**WHAT TO PRODUCE:** Below are entries. Reproduce exactly the lines between the line holding "m(Y, V, Z) → V" and the line holding "cons(W, Z)) → W", inclusive, and only those.

___

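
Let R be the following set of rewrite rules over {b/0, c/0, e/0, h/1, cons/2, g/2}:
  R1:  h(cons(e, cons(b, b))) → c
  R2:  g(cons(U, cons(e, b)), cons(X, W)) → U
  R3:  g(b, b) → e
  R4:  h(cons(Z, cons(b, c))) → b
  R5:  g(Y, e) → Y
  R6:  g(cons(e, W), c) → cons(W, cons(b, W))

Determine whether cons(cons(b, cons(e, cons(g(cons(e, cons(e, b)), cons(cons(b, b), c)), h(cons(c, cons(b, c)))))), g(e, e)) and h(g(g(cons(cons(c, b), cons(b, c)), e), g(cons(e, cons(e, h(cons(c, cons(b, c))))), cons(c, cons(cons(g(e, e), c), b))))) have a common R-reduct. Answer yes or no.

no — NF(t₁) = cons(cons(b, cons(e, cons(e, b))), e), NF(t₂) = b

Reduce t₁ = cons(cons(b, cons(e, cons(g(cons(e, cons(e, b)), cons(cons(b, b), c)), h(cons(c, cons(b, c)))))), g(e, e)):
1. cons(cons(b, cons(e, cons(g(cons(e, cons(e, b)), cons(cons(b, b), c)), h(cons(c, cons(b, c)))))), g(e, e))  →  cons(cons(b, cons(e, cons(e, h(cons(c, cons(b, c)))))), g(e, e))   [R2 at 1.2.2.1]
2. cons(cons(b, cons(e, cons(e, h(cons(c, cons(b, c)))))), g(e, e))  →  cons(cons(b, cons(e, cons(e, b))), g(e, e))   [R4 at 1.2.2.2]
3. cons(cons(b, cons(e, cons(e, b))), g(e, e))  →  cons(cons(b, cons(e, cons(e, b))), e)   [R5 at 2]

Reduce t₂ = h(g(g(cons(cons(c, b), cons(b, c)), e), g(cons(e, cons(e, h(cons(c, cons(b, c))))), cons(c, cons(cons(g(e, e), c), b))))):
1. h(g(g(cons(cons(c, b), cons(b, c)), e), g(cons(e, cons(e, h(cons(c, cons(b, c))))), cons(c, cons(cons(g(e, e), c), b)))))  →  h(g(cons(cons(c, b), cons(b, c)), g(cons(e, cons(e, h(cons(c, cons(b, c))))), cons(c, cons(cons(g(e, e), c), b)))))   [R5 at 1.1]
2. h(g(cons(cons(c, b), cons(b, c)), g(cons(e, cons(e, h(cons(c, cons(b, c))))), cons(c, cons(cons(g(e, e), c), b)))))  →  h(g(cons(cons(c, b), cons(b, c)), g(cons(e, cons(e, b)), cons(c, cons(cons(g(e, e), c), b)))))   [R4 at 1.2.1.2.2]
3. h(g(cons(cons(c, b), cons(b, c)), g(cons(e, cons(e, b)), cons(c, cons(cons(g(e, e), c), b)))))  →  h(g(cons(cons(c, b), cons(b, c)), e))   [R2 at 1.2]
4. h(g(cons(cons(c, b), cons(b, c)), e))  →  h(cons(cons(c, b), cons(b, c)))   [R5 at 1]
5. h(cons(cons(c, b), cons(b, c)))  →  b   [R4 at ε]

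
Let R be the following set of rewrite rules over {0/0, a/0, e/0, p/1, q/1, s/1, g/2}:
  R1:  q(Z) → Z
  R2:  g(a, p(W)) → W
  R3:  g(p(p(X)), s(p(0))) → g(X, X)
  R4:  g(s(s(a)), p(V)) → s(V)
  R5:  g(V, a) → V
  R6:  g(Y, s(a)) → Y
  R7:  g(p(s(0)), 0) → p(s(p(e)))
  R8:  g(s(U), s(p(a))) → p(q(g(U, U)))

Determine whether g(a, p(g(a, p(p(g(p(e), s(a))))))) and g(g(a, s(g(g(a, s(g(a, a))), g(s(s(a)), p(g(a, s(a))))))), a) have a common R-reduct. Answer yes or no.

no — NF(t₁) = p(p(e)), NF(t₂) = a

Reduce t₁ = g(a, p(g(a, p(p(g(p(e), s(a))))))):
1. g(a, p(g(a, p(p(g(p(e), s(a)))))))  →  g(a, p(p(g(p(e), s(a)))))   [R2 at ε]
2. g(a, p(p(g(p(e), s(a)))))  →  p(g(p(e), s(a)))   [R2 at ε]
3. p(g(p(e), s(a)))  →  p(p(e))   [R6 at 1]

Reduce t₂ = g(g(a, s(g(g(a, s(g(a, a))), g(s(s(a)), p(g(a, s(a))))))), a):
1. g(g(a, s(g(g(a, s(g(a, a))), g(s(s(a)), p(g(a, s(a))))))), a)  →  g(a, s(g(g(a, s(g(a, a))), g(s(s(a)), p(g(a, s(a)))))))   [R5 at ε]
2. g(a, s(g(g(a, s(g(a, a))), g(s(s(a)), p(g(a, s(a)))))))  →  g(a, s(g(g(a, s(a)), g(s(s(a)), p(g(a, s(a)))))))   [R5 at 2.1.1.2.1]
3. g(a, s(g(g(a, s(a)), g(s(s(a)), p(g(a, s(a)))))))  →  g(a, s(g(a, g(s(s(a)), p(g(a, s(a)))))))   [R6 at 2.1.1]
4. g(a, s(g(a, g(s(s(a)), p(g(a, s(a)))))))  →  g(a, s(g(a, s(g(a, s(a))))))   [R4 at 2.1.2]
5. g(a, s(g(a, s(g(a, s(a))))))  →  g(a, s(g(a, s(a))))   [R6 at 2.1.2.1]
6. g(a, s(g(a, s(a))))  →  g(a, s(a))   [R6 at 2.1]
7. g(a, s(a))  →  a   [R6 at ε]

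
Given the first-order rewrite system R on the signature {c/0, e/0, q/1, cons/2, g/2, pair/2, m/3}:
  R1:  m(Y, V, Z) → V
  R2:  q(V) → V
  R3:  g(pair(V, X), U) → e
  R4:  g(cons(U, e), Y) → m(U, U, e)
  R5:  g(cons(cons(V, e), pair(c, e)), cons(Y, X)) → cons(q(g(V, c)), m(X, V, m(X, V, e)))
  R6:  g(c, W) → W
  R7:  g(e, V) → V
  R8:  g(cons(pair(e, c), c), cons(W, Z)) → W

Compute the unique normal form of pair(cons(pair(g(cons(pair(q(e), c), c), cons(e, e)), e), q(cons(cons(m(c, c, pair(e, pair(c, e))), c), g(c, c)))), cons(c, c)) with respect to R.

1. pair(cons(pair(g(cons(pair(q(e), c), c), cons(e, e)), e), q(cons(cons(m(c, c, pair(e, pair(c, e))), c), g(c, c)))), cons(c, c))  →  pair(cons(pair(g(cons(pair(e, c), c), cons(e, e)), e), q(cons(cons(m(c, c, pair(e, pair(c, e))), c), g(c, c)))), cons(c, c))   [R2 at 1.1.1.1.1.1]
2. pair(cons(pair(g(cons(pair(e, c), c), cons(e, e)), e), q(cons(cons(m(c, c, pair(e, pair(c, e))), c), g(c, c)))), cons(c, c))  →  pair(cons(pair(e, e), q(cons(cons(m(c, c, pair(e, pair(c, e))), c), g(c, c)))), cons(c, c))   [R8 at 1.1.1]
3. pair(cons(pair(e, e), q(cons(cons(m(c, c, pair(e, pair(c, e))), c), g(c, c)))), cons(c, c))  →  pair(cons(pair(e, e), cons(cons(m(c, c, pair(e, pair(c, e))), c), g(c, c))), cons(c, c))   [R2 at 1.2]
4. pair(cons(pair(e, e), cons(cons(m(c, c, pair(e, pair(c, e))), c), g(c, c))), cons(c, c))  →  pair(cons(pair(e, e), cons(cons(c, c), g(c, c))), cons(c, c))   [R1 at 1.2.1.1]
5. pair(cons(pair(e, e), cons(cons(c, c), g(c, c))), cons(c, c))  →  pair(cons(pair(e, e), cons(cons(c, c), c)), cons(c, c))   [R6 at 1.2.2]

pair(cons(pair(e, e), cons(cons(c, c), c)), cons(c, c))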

___

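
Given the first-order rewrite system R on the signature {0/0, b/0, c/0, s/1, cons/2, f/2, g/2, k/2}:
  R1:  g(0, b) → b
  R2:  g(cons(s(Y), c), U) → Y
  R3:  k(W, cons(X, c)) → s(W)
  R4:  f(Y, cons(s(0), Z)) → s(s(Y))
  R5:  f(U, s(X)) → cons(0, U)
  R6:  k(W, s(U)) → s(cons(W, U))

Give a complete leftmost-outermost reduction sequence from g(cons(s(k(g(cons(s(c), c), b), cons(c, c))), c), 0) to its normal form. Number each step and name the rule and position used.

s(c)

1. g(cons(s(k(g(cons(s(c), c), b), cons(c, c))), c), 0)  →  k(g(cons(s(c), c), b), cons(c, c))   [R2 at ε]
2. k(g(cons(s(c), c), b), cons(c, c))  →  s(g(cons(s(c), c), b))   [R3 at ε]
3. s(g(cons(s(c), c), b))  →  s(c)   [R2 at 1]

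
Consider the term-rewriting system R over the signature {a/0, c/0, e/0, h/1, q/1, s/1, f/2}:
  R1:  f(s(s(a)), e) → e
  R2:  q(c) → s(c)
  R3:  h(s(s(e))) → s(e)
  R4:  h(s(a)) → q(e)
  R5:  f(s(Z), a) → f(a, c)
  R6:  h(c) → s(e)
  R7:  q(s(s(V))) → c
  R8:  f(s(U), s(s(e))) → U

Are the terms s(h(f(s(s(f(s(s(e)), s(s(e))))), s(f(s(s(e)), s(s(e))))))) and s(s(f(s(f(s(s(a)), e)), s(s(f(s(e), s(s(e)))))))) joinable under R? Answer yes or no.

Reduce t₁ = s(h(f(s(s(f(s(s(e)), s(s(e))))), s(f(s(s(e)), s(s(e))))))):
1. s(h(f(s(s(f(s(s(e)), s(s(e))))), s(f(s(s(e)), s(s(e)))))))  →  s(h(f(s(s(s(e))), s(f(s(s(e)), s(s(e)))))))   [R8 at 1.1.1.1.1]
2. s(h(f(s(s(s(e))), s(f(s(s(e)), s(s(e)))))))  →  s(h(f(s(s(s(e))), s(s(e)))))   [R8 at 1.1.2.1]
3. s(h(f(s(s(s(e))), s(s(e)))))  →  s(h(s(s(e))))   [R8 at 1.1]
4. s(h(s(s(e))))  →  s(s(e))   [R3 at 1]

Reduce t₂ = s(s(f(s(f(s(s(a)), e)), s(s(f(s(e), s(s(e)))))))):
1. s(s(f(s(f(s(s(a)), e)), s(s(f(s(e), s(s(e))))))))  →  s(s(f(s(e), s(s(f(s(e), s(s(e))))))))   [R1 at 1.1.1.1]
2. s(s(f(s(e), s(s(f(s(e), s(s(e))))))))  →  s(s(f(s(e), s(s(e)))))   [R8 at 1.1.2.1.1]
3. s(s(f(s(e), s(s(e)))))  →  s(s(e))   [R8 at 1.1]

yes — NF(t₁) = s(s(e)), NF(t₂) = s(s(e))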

___

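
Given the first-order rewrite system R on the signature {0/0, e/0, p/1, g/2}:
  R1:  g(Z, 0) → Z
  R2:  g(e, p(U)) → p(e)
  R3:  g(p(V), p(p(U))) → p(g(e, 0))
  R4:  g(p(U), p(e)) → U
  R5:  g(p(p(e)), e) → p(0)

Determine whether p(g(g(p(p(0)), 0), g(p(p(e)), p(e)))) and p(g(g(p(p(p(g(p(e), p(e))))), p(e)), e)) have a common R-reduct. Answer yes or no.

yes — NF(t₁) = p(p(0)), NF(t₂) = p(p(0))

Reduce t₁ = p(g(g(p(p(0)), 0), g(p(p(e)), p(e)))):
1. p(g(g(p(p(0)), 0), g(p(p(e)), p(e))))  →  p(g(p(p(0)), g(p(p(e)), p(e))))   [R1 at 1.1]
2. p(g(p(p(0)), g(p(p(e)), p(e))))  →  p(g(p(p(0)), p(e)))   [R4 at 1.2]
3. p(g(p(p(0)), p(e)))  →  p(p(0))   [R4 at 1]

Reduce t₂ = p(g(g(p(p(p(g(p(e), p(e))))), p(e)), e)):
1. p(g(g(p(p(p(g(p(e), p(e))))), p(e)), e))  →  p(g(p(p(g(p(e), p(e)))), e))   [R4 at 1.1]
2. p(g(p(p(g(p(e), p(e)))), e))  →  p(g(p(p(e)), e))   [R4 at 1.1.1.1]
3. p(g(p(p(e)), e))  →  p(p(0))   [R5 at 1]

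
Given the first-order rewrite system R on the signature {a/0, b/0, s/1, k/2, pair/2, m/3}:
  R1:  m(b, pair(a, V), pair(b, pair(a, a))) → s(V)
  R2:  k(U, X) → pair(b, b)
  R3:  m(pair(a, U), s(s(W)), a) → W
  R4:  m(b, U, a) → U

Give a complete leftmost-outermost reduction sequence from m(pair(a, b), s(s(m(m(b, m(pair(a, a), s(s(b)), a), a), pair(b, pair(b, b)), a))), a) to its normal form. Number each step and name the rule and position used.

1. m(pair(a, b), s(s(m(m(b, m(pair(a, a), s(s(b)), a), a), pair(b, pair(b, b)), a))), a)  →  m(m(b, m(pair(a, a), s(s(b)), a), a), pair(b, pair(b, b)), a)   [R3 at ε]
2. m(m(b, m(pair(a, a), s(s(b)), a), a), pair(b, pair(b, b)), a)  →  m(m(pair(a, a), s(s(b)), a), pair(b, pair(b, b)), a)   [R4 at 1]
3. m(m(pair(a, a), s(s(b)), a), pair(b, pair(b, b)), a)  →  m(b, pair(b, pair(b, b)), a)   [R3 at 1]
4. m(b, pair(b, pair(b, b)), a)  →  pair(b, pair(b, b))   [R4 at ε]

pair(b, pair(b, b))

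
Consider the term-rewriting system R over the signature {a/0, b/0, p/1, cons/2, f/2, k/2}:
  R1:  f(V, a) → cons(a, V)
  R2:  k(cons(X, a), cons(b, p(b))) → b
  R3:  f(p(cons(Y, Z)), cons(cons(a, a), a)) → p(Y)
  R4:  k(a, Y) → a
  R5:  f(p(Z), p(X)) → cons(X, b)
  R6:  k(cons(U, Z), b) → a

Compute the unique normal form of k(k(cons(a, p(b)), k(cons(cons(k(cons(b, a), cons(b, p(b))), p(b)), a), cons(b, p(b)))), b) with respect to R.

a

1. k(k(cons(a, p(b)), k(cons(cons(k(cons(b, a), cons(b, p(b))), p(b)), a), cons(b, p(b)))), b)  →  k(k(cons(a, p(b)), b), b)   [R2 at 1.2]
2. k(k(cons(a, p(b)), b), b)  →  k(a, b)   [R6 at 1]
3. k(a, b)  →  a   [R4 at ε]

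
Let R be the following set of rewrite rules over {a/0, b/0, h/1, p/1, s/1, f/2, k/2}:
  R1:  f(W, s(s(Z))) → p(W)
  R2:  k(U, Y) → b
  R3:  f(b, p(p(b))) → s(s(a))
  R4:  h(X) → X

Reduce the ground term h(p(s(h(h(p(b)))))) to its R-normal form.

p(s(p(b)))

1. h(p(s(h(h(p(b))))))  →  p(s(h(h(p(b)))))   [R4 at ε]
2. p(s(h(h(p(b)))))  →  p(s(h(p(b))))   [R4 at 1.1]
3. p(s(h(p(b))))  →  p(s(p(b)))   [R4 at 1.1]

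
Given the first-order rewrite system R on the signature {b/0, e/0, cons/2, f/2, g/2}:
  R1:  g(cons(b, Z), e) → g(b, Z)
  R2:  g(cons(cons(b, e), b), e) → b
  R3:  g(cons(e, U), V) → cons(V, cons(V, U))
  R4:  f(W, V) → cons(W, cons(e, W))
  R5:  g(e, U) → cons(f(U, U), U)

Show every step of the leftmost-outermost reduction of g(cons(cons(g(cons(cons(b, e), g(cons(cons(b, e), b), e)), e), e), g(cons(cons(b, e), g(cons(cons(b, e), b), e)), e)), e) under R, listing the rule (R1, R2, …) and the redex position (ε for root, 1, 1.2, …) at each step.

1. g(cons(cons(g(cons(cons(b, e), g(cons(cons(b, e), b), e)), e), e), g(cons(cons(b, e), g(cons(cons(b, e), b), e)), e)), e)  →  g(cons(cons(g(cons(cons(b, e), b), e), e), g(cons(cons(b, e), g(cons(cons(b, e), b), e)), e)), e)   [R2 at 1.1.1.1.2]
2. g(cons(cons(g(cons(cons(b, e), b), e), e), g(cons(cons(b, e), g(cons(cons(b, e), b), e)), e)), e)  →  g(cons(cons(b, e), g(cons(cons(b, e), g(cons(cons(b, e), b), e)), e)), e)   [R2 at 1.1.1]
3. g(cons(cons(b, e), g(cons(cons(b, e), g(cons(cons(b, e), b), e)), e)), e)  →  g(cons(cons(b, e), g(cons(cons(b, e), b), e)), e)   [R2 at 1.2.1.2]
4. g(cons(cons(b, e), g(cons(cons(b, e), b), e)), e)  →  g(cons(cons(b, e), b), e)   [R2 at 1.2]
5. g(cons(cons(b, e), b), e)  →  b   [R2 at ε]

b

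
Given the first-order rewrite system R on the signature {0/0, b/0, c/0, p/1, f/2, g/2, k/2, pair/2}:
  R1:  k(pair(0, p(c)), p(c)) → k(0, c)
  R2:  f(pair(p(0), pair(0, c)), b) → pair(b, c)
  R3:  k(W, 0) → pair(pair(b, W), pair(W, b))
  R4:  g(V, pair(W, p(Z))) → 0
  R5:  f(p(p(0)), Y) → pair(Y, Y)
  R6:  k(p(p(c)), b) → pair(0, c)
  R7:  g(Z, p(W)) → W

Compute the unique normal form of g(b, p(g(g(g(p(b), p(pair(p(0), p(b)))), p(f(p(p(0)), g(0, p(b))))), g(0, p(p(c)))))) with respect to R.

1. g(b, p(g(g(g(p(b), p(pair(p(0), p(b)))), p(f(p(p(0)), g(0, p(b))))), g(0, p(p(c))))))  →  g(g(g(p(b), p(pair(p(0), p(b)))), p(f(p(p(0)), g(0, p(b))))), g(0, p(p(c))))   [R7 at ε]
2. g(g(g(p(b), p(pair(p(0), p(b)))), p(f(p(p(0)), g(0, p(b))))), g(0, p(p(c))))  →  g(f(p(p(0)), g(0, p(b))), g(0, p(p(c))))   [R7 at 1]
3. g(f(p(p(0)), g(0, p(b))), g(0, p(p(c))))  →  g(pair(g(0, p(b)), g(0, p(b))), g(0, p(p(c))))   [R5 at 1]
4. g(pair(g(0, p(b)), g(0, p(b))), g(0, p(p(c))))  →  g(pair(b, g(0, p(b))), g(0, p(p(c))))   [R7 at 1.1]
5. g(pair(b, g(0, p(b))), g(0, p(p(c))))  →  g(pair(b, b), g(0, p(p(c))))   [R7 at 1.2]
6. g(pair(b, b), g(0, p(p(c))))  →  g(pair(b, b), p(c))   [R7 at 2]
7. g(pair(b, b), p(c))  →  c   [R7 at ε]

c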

___

**SOLVED PROBLEM:**
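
  R1:  m(Y, V, Z) → V
  R2:  q(V) → V
  R3:  g(pair(V, X), U) → e
  R4:  g(cons(U, e), Y) → m(U, U, e)
  R5:  g(cons(cons(V, e), pair(c, e)), cons(Y, X)) → cons(q(g(V, c)), m(X, V, m(X, V, e)))
  R6:  g(c, W) → W
  R7:  g(e, V) → V
  R8:  g(cons(pair(e, c), c), cons(W, Z)) → W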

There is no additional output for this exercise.